▶ [Saved data entries]
***

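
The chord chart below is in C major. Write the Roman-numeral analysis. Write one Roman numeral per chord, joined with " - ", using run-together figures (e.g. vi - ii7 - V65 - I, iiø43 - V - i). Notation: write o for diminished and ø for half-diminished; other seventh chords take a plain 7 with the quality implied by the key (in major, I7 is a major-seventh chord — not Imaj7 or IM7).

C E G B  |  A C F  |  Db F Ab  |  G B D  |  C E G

I7 - IV6 - bII - V - I

C-E-G-B: root C is the tonic; major seventh chord there is I7.
A-C-F: major triad on F = scale degree 4 → IV6.
Db-F-Ab: major triad on Db — chromatic; Db is the lowered second degree, so this is the Neapolitan chord, bII.
G-B-D: root G is the dominant; major triad there is V.
C-E-G has root C, degree 1 in C major, so I.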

***

▶ [To do]
Every record above must be duplicated exactly.

▶ [Expected answer]
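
The chord chart below is in C major. Write the Roman-numeral analysis. Write one Roman numeral per chord, joined with " - ", using run-together figures (e.g. vi - ii7 - V65 - I, iiø43 - V - i). Notation: write o for diminished and ø for half-diminished; other seventh chords take a plain 7 with the quality implied by the key (in major, I7 is a major-seventh chord — not Imaj7 or IM7).

C E G B  |  A C F  |  Db F Ab  |  G B D  |  C E G

I7 - IV6 - bII - V - I

C-E-G-B: root C is the tonic; major seventh chord there is I7.
A-C-F: major triad on F = scale degree 4 → IV6.
Db-F-Ab: major triad on Db — chromatic; Db is the lowered second degree, so this is the Neapolitan chord, bII.
G-B-D: root G is the dominant; major triad there is V.
C-E-G has root C, degree 1 in C major, so I.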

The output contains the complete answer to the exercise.